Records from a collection
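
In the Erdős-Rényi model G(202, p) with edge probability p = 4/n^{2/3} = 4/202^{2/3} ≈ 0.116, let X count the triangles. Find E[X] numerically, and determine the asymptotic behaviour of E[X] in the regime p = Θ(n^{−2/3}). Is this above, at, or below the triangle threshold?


Number of potential triangles: C(202, 3) = 1353400.
Each occurs with probability p³ ≈ (0.116)³ ≈ 1.56847e-03.
By linearity: E[X] = C(202, 3)·p³ ≈ 1353400 · 1.56847e-03 ≈ 2122.772.
Since α = 2/3 < 1, p = c/n^{2/3} ≫ 1/n is above the triangle threshold p ~ 1/n. Asymptotically E[X] ~ (c³/6)·n^{3(1−α)} = (4³/6)·n^{1} → ∞; triangles are abundant w.h.p.

E[X] ≈ 2122.772; in regime p = Θ(1/n^{2/3}) E[X] diverges (above the triangle threshold p ~ 1/n).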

EXERCISE GOAL:
Copy every entry above word for word.

WRITTEN RESPONSE:
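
In the Erdős-Rényi model G(202, p) with edge probability p = 4/n^{2/3} = 4/202^{2/3} ≈ 0.116, let X count the triangles. Find E[X] numerically, and determine the asymptotic behaviour of E[X] in the regime p = Θ(n^{−2/3}). Is this above, at, or below the triangle threshold?


Number of potential triangles: C(202, 3) = 1353400.
Each occurs with probability p³ ≈ (0.116)³ ≈ 1.56847e-03.
By linearity: E[X] = C(202, 3)·p³ ≈ 1353400 · 1.56847e-03 ≈ 2122.772.
Since α = 2/3 < 1, p = c/n^{2/3} ≫ 1/n is above the triangle threshold p ~ 1/n. Asymptotically E[X] ~ (c³/6)·n^{3(1−α)} = (4³/6)·n^{1} → ∞; triangles are abundant w.h.p.

E[X] ≈ 2122.772; in regime p = Θ(1/n^{2/3}) E[X] diverges (above the triangle threshold p ~ 1/n).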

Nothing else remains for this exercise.